Each line of the records that holds the word "when" should be copied out.

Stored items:
*****
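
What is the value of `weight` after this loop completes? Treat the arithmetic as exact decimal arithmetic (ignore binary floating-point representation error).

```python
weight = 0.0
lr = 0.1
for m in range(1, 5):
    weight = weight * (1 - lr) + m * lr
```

Let's trace through this code step by step.

Initialize: weight = 0.0
Initialize: lr = 0.1
Entering loop: for m in range(1, 5):
After iteration 1: m = 1, weight = 0.1
After iteration 2: m = 2, weight = 0.29
After iteration 3: m = 3, weight = 0.561
After iteration 4: m = 4, weight = 0.9049
Loop ends.

Final answer: 0.9049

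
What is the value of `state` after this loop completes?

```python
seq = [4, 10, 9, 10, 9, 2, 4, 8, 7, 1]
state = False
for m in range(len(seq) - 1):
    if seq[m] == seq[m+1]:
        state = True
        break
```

Let's trace through this code step by step.

Initialize: seq = [4, 10, 9, 10, 9, 2, 4, 8, 7, 1]
Initialize: state = False
Entering loop: for m in range(len(seq) - 1):
After iteration 1: m = 0, state = False
After iteration 2: m = 1, state = False
After iteration 3: m = 2, state = False
After iteration 4: m = 3, state = False
After iteration 5: m = 4, state = False
After iteration 6: m = 5, state = False
After iteration 7: m = 6, state = False
After iteration 8: m = 7, state = False
After iteration 9: m = 8, state = False
Loop ends.

Final answer: False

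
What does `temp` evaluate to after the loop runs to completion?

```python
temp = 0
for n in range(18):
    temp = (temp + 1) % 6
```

Let's trace through this code step by step.

Initialize: temp = 0
Entering loop: for n in range(18):
After iteration 1: n = 0, temp = 1
After iteration 2: n = 1, temp = 2
After iteration 3: n = 2, temp = 3
After iteration 4: n = 3, temp = 4
After iteration 5: n = 4, temp = 5
After iteration 6: n = 5, temp = 0
After iteration 7: n = 6, temp = 1
After iteration 8: n = 7, temp = 2
After iteration 9: n = 8, temp = 3
After iteration 10: n = 9, temp = 4
After iteration 11: n = 10, temp = 5
After iteration 12: n = 11, temp = 0
After iteration 13: n = 12, temp = 1
After iteration 14: n = 13, temp = 2
After iteration 15: n = 14, temp = 3
After iteration 16: n = 15, temp = 4
After iteration 17: n = 16, temp = 5
After iteration 18: n = 17, temp = 0
Loop ends.

Final answer: 0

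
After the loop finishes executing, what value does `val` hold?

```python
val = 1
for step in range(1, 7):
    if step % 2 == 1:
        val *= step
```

Let's trace through this code step by step.

Initialize: val = 1
Entering loop: for step in range(1, 7):
After iteration 1: step = 1, val = 1
After iteration 2: step = 2, val = 1
After iteration 3: step = 3, val = 3
After iteration 4: step = 4, val = 3
After iteration 5: step = 5, val = 15
After iteration 6: step = 6, val = 15
Loop ends.

Final answer: 15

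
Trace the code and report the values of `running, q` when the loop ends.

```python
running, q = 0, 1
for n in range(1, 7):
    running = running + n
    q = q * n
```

Let's trace through this code step by step.

Initialize: running = 0
Initialize: q = 1
Entering loop: for n in range(1, 7):
After iteration 1: n = 1, running = 1, q = 1
After iteration 2: n = 2, running = 3, q = 2
After iteration 3: n = 3, running = 6, q = 6
After iteration 4: n = 4, running = 10, q = 24
After iteration 5: n = 5, running = 15, q = 120
After iteration 6: n = 6, running = 21, q = 720
Loop ends.

Final answer: 21, 720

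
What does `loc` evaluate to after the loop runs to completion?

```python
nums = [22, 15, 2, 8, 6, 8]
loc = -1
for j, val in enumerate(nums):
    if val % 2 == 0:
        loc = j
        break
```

Let's trace through this code step by step.

Initialize: nums = [22, 15, 2, 8, 6, 8]
Initialize: loc = -1
Entering loop: for j, val in enumerate(nums):
After iteration 1: j = 0, val = 22, loc = 0
Loop ends.

Final answer: 0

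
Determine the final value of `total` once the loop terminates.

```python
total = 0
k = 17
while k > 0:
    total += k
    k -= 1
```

Let's trace through this code step by step.

Initialize: total = 0
Initialize: k = 17
Entering loop: while k > 0:
After iteration 1: total = 17, k = 16
After iteration 2: total = 33, k = 15
After iteration 3: total = 48, k = 14
After iteration 4: total = 62, k = 13
After iteration 5: total = 75, k = 12
After iteration 6: total = 87, k = 11
After iteration 7: total = 98, k = 10
After iteration 8: total = 108, k = 9
After iteration 9: total = 117, k = 8
After iteration 10: total = 125, k = 7
After iteration 11: total = 132, k = 6
After iteration 12: total = 138, k = 5
After iteration 13: total = 143, k = 4
After iteration 14: total = 147, k = 3
After iteration 15: total = 150, k = 2
After iteration 16: total = 152, k = 1
After iteration 17: total = 153, k = 0
Loop ends.

Final answer: 153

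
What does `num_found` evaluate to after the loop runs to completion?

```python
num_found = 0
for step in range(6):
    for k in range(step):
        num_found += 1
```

Let's trace through this code step by step.

Initialize: num_found = 0
Entering loop: for step in range(6):
After iteration 1: step = 0, num_found = 0
After iteration 2: step = 1, num_found = 1, k = 0
After iteration 3: step = 2, num_found = 3, k = 1
After iteration 4: step = 3, num_found = 6, k = 2
After iteration 5: step = 4, num_found = 10, k = 3
After iteration 6: step = 5, num_found = 15, k = 4
Loop ends.

Final answer: 15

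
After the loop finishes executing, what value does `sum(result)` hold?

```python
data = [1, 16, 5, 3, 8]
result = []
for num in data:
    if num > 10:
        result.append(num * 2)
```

Let's trace through this code step by step.

Initialize: data = [1, 16, 5, 3, 8]
Initialize: result = []
Entering loop: for num in data:
After iteration 1: num = 1, result = []
After iteration 2: num = 16, result = [32]
After iteration 3: num = 5, result = [32]
After iteration 4: num = 3, result = [32]
After iteration 5: num = 8, result = [32]
Loop ends.
sum(result) = 32

Final answer: 32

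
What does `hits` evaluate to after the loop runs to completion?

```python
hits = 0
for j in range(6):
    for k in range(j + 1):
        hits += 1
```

Let's trace through this code step by step.

Initialize: hits = 0
Entering loop: for j in range(6):
After iteration 1: j = 0, hits = 1, k = 0
After iteration 2: j = 1, hits = 3, k = 1
After iteration 3: j = 2, hits = 6, k = 2
After iteration 4: j = 3, hits = 10, k = 3
After iteration 5: j = 4, hits = 15, k = 4
After iteration 6: j = 5, hits = 21, k = 5
Loop ends.

Final answer: 21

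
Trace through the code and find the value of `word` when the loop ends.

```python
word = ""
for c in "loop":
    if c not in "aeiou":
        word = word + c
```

Let's trace through this code step by step.

Initialize: word = ''
Entering loop: for c in "loop":
After iteration 1: c = 'l', word = 'l'
After iteration 2: c = 'o', word = 'l'
After iteration 3: c = 'o', word = 'l'
After iteration 4: c = 'p', word = 'lp'
Loop ends.

Final answer: 'lp'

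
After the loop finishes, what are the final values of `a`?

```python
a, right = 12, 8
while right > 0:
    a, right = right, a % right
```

Let's trace through this code step by step.

Initialize: a = 12
Initialize: right = 8
Entering loop: while right > 0:
After iteration 1: a = 8, right = 4
After iteration 2: a = 4, right = 0
Loop ends.

Final answer: 4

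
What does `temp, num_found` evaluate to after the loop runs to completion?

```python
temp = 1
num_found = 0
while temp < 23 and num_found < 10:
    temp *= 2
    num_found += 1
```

Let's trace through this code step by step.

Initialize: temp = 1
Initialize: num_found = 0
Entering loop: while temp < 23 and num_found < 10:
After iteration 1: temp = 2, num_found = 1
After iteration 2: temp = 4, num_found = 2
After iteration 3: temp = 8, num_found = 3
After iteration 4: temp = 16, num_found = 4
After iteration 5: temp = 32, num_found = 5
Loop ends.

Final answer: 32, 5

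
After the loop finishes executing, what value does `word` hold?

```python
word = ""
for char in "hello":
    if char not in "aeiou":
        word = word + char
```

Let's trace through this code step by step.

Initialize: word = ''
Entering loop: for char in "hello":
After iteration 1: char = 'h', word = 'h'
After iteration 2: char = 'e', word = 'h'
After iteration 3: char = 'l', word = 'hl'
After iteration 4: char = 'l', word = 'hll'
After iteration 5: char = 'o', word = 'hll'
Loop ends.

Final answer: 'hll'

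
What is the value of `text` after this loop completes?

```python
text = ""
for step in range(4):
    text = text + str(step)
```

Let's trace through this code step by step.

Initialize: text = ''
Entering loop: for step in range(4):
After iteration 1: step = 0, text = '0'
After iteration 2: step = 1, text = '01'
After iteration 3: step = 2, text = '012'
After iteration 4: step = 3, text = '0123'
Loop ends.

Final answer: '0123'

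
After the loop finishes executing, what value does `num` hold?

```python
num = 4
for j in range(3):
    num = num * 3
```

Let's trace through this code step by step.

Initialize: num = 4
Entering loop: for j in range(3):
After iteration 1: j = 0, num = 12
After iteration 2: j = 1, num = 36
After iteration 3: j = 2, num = 108
Loop ends.

Final answer: 108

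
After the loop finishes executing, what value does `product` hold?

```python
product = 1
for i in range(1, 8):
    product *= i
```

Let's trace through this code step by step.

Initialize: product = 1
Entering loop: for i in range(1, 8):
After iteration 1: i = 1, product = 1
After iteration 2: i = 2, product = 2
After iteration 3: i = 3, product = 6
After iteration 4: i = 4, product = 24
After iteration 5: i = 5, product = 120
After iteration 6: i = 6, product = 720
After iteration 7: i = 7, product = 5040
Loop ends.

Final answer: 5040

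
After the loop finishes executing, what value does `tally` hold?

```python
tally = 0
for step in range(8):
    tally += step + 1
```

Let's trace through this code step by step.

Initialize: tally = 0
Entering loop: for step in range(8):
After iteration 1: step = 0, tally = 1
After iteration 2: step = 1, tally = 3
After iteration 3: step = 2, tally = 6
After iteration 4: step = 3, tally = 10
After iteration 5: step = 4, tally = 15
After iteration 6: step = 5, tally = 21
After iteration 7: step = 6, tally = 28
After iteration 8: step = 7, tally = 36
Loop ends.

Final answer: 36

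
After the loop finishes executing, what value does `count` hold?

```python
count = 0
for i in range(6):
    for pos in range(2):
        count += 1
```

Let's trace through this code step by step.

Initialize: count = 0
Entering loop: for i in range(6):
After iteration 1: i = 0, count = 2
After iteration 2: i = 1, count = 4
After iteration 3: i = 2, count = 6
After iteration 4: i = 3, count = 8
After iteration 5: i = 4, count = 10
After iteration 6: i = 5, count = 12
Loop ends.

Final answer: 12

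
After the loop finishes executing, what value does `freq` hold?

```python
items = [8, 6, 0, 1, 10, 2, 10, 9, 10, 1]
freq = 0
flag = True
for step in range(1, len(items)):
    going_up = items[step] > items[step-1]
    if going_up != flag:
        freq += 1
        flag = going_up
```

Let's trace through this code step by step.

Initialize: items = [8, 6, 0, 1, 10, 2, 10, 9, 10, 1]
Initialize: freq = 0
Initialize: flag = True
Entering loop: for step in range(1, len(items)):
After iteration 1: step = 1, freq = 1, flag = False, going_up = False
After iteration 2: step = 2, freq = 1, flag = False, going_up = False
After iteration 3: step = 3, freq = 2, flag = True, going_up = True
After iteration 4: step = 4, freq = 2, flag = True, going_up = True
After iteration 5: step = 5, freq = 3, flag = False, going_up = False
After iteration 6: step = 6, freq = 4, flag = True, going_up = True
After iteration 7: step = 7, freq = 5, flag = False, going_up = False
After iteration 8: step = 8, freq = 6, flag = True, going_up = True
After iteration 9: step = 9, freq = 7, flag = False, going_up = False
Loop ends.

Final answer: 7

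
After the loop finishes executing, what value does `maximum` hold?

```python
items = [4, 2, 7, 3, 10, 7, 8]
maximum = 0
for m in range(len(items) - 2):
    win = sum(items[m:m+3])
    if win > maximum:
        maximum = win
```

Let's trace through this code step by step.

Initialize: items = [4, 2, 7, 3, 10, 7, 8]
Initialize: maximum = 0
Entering loop: for m in range(len(items) - 2):
After iteration 1: m = 0, maximum = 13, win = 13
After iteration 2: m = 1, maximum = 13, win = 12
After iteration 3: m = 2, maximum = 20, win = 20
After iteration 4: m = 3, maximum = 20, win = 20
After iteration 5: m = 4, maximum = 25, win = 25
Loop ends.

Final answer: 25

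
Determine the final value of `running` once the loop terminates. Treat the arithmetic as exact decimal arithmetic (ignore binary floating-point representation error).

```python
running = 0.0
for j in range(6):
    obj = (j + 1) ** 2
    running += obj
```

Let's trace through this code step by step.

Initialize: running = 0.0
Entering loop: for j in range(6):
After iteration 1: j = 0, running = 1.0, obj = 1
After iteration 2: j = 1, running = 5.0, obj = 4
After iteration 3: j = 2, running = 14.0, obj = 9
After iteration 4: j = 3, running = 30.0, obj = 16
After iteration 5: j = 4, running = 55.0, obj = 25
After iteration 6: j = 5, running = 91.0, obj = 36
Loop ends.

Final answer: 91.0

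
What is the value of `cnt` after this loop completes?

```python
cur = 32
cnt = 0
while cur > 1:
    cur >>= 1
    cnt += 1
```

Let's trace through this code step by step.

Initialize: cur = 32
Initialize: cnt = 0
Entering loop: while cur > 1:
After iteration 1: cur = 16, cnt = 1
After iteration 2: cur = 8, cnt = 2
After iteration 3: cur = 4, cnt = 3
After iteration 4: cur = 2, cnt = 4
After iteration 5: cur = 1, cnt = 5
Loop ends.

Final answer: 5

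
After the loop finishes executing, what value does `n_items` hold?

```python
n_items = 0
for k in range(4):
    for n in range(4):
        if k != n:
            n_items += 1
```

Let's trace through this code step by step.

Initialize: n_items = 0
Entering loop: for k in range(4):
After iteration 1: k = 0, n_items = 3
After iteration 2: k = 1, n_items = 6
After iteration 3: k = 2, n_items = 9
After iteration 4: k = 3, n_items = 12
Loop ends.

Final answer: 12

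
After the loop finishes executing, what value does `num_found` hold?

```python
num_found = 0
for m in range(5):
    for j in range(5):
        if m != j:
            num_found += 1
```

Let's trace through this code step by step.

Initialize: num_found = 0
Entering loop: for m in range(5):
After iteration 1: m = 0, num_found = 4
After iteration 2: m = 1, num_found = 8
After iteration 3: m = 2, num_found = 12
After iteration 4: m = 3, num_found = 16
After iteration 5: m = 4, num_found = 20
Loop ends.

Final answer: 20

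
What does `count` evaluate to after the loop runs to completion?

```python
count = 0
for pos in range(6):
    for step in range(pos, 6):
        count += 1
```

Let's trace through this code step by step.

Initialize: count = 0
Entering loop: for pos in range(6):
After iteration 1: pos = 0, count = 6
After iteration 2: pos = 1, count = 11
After iteration 3: pos = 2, count = 15
After iteration 4: pos = 3, count = 18
After iteration 5: pos = 4, count = 20
After iteration 6: pos = 5, count = 21
Loop ends.

Final answer: 21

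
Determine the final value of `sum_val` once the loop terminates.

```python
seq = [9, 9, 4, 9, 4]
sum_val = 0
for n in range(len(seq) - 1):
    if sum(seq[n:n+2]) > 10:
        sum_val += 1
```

Let's trace through this code step by step.

Initialize: seq = [9, 9, 4, 9, 4]
Initialize: sum_val = 0
Entering loop: for n in range(len(seq) - 1):
After iteration 1: n = 0, sum_val = 1
After iteration 2: n = 1, sum_val = 2
After iteration 3: n = 2, sum_val = 3
After iteration 4: n = 3, sum_val = 4
Loop ends.

Final answer: 4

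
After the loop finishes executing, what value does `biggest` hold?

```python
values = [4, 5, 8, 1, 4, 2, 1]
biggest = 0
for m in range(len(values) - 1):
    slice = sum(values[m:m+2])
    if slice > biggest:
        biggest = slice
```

Let's trace through this code step by step.

Initialize: values = [4, 5, 8, 1, 4, 2, 1]
Initialize: biggest = 0
Entering loop: for m in range(len(values) - 1):
After iteration 1: m = 0, biggest = 9, slice = 9
After iteration 2: m = 1, biggest = 13, slice = 13
After iteration 3: m = 2, biggest = 13, slice = 9
After iteration 4: m = 3, biggest = 13, slice = 5
After iteration 5: m = 4, biggest = 13, slice = 6
After iteration 6: m = 5, biggest = 13, slice = 3
Loop ends.

Final answer: 13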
*****
Exercise output:
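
Trace the code and report the values of `running, q` when the loop ends.
Trace through the code and find the value of `word` when the loop ends.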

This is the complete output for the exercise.